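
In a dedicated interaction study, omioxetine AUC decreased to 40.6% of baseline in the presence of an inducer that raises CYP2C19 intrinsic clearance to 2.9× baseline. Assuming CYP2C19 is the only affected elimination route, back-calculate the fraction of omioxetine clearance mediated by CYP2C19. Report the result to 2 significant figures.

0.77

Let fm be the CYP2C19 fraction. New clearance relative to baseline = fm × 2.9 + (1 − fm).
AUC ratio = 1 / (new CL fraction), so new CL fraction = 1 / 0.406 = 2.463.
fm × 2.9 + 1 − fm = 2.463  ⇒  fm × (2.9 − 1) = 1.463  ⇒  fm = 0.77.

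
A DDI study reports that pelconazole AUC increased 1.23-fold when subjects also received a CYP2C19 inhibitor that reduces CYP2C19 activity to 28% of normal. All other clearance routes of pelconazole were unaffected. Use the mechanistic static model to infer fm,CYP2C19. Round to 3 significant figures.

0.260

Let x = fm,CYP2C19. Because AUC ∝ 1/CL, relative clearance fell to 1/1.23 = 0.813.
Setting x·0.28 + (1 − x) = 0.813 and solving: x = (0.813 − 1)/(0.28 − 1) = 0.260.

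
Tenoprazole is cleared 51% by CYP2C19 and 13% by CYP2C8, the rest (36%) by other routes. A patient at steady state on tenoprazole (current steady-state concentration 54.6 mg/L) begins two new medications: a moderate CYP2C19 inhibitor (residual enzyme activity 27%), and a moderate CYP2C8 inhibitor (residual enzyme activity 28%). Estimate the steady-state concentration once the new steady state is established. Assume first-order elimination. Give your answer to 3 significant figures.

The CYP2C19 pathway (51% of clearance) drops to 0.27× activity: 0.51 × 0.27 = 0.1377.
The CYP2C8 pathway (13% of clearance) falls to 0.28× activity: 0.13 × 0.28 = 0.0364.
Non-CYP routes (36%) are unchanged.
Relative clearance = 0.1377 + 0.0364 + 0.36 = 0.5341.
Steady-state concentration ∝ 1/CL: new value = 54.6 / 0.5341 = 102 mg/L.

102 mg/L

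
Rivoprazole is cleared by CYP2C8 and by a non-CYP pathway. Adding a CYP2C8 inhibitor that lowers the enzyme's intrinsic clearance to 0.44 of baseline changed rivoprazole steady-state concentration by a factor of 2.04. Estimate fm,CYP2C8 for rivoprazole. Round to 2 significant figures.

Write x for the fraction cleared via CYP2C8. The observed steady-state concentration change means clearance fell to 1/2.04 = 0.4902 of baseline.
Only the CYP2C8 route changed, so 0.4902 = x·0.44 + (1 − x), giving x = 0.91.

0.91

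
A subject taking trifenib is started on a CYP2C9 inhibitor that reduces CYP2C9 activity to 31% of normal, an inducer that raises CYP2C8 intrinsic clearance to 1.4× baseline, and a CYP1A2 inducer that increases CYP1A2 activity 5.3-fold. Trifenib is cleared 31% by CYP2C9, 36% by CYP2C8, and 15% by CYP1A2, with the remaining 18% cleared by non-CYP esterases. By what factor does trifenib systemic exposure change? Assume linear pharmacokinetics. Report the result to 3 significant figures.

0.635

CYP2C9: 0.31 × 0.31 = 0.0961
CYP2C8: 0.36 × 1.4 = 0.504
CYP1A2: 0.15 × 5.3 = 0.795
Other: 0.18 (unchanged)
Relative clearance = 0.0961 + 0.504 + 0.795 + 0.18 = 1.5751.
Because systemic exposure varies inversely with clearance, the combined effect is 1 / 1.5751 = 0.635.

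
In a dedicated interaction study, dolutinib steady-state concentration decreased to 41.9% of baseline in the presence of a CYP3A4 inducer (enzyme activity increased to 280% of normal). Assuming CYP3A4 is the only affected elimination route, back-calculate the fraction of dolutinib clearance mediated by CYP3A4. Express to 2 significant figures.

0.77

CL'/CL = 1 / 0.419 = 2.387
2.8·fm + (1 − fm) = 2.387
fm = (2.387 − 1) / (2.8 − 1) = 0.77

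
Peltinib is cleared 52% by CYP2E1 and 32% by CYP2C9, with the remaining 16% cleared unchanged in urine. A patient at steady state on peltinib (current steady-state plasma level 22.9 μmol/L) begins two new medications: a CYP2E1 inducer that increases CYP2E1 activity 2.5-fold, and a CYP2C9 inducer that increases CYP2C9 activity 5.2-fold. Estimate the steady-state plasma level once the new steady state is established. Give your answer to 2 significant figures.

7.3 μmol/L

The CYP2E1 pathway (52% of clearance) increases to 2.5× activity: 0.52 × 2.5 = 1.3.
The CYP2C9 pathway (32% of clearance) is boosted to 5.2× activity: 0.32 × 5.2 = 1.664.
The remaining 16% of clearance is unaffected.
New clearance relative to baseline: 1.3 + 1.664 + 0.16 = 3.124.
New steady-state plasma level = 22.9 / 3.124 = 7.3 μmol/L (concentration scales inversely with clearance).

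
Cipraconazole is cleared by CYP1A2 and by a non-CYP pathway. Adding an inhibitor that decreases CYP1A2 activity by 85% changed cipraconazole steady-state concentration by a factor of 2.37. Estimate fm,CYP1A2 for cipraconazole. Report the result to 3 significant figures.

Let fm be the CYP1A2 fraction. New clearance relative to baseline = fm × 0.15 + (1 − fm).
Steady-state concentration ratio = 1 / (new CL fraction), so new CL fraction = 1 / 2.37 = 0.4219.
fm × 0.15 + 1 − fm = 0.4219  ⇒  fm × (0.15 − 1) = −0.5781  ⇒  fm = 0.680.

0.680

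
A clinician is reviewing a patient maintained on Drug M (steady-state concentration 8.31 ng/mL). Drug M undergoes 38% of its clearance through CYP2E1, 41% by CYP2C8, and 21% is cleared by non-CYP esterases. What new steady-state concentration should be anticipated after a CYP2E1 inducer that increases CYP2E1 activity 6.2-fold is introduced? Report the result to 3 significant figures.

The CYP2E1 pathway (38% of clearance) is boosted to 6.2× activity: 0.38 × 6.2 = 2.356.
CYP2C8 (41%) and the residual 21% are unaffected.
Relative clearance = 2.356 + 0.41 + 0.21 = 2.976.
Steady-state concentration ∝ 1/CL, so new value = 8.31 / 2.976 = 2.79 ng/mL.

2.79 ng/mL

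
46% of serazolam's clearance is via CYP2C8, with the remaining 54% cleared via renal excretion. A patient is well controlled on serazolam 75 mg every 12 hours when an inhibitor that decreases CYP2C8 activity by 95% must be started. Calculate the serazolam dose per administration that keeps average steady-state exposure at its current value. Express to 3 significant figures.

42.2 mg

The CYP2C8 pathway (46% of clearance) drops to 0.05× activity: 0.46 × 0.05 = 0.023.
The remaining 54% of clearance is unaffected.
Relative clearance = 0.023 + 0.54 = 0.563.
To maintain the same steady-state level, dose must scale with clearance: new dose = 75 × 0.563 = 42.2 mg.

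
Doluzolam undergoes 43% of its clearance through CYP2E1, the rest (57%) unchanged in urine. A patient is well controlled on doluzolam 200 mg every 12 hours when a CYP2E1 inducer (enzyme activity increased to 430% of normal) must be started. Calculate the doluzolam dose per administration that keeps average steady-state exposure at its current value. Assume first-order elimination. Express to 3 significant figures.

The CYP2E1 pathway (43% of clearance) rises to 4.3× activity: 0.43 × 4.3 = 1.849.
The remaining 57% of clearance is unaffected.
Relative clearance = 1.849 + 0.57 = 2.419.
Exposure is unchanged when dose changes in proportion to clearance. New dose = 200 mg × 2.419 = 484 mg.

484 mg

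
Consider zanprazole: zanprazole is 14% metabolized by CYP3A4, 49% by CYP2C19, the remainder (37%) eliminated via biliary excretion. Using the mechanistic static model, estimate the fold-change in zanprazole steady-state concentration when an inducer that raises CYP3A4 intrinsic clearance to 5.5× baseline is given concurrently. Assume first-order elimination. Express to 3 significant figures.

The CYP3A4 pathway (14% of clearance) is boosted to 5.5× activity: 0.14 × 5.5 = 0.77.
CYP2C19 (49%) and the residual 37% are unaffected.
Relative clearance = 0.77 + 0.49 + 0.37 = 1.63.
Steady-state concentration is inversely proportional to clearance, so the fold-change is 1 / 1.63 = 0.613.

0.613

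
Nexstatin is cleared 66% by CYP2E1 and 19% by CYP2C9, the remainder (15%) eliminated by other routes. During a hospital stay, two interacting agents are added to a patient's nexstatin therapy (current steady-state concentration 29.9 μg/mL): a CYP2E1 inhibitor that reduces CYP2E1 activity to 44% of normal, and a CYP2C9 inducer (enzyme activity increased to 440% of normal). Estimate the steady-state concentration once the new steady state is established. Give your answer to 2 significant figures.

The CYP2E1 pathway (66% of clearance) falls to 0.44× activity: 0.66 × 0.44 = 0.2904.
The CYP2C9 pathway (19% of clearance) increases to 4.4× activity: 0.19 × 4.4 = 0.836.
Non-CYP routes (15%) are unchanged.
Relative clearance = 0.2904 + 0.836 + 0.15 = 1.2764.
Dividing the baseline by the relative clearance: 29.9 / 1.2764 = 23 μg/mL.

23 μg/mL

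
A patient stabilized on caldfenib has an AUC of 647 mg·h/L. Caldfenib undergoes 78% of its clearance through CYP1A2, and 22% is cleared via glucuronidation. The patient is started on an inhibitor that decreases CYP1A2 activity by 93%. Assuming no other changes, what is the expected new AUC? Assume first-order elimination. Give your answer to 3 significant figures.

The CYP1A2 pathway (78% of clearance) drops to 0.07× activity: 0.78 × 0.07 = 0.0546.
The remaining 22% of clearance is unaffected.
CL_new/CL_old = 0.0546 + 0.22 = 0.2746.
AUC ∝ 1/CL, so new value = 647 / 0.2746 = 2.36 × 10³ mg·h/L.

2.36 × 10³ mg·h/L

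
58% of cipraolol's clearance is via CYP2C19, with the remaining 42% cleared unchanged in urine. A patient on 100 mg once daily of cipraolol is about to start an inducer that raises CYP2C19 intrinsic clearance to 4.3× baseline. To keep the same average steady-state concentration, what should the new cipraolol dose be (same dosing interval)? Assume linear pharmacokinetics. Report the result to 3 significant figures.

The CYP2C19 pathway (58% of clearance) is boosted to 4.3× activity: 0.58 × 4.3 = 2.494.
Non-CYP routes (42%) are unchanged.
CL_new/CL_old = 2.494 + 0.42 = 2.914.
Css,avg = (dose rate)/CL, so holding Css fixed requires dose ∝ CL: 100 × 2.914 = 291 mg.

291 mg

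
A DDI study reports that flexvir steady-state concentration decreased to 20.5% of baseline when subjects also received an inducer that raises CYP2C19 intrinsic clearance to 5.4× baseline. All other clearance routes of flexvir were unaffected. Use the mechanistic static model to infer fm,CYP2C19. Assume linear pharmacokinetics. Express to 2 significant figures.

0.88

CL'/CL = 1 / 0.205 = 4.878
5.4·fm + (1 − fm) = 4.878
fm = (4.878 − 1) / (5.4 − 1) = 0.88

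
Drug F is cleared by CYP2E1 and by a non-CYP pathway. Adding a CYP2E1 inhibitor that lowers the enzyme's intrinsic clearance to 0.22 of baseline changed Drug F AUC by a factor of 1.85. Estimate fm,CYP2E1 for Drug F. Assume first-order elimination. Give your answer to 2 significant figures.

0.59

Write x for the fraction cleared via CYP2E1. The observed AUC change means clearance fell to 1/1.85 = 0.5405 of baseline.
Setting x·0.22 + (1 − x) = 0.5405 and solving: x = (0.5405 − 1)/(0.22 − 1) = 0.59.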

_ _ _ _ _ _ _

[YOUR ASSIGNMENT]:
Your answer must be the line containing "Drug F is cleared" and every line after it through the end of the records above, reproduced exactly and alone.

[THE COMPLETED TASK]:
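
Drug F is cleared by CYP2E1 and by a non-CYP pathway. Adding a CYP2E1 inhibitor that lowers the enzyme's intrinsic clearance to 0.22 of baseline changed Drug F AUC by a factor of 1.85. Estimate fm,CYP2E1 for Drug F. Assume first-order elimination. Give your answer to 2 significant figures.

0.59

Write x for the fraction cleared via CYP2E1. The observed AUC change means clearance fell to 1/1.85 = 0.5405 of baseline.
Setting x·0.22 + (1 − x) = 0.5405 and solving: x = (0.5405 − 1)/(0.22 − 1) = 0.59.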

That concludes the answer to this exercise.